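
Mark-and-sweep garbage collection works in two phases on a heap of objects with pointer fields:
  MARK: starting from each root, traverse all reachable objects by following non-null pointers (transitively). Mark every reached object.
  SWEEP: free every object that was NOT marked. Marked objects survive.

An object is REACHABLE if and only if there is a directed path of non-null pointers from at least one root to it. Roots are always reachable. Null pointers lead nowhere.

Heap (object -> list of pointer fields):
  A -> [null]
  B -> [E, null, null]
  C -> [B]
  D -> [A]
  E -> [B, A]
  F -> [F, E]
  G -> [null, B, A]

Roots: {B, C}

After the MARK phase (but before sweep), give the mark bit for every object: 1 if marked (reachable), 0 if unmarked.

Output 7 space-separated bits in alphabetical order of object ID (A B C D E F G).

Roots: B C
Mark B: refs=E null null, marked=B
Mark C: refs=B, marked=B C
Mark E: refs=B A, marked=B C E
Mark A: refs=null, marked=A B C E
Unmarked (collected): D F G

Answer: 1 1 1 0 1 0 0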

What is being asked
If a line in the entries above contains "fields", report it.

Reply to the task
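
Mark-and-sweep garbage collection works in two phases on a heap of objects with pointer fields:
Heap (object -> list of pointer fields):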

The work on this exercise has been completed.